### TASK INSTRUCTIONS
In the records below, find each line with the word "What" and copy it.

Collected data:
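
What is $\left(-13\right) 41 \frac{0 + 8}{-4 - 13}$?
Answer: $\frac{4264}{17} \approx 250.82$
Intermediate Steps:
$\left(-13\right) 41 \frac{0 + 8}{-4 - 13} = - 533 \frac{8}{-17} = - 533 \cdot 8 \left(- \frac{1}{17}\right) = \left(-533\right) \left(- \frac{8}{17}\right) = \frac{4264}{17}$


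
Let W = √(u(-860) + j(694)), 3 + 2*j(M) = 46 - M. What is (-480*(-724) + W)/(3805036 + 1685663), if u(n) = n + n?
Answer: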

### TASK RESULT
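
What is $\left(-13\right) 41 \frac{0 + 8}{-4 - 13}$?
Let W = √(u(-860) + j(694)), 3 + 2*j(M) = 46 - M. What is (-480*(-724) + W)/(3805036 + 1685663), if u(n) = n + n?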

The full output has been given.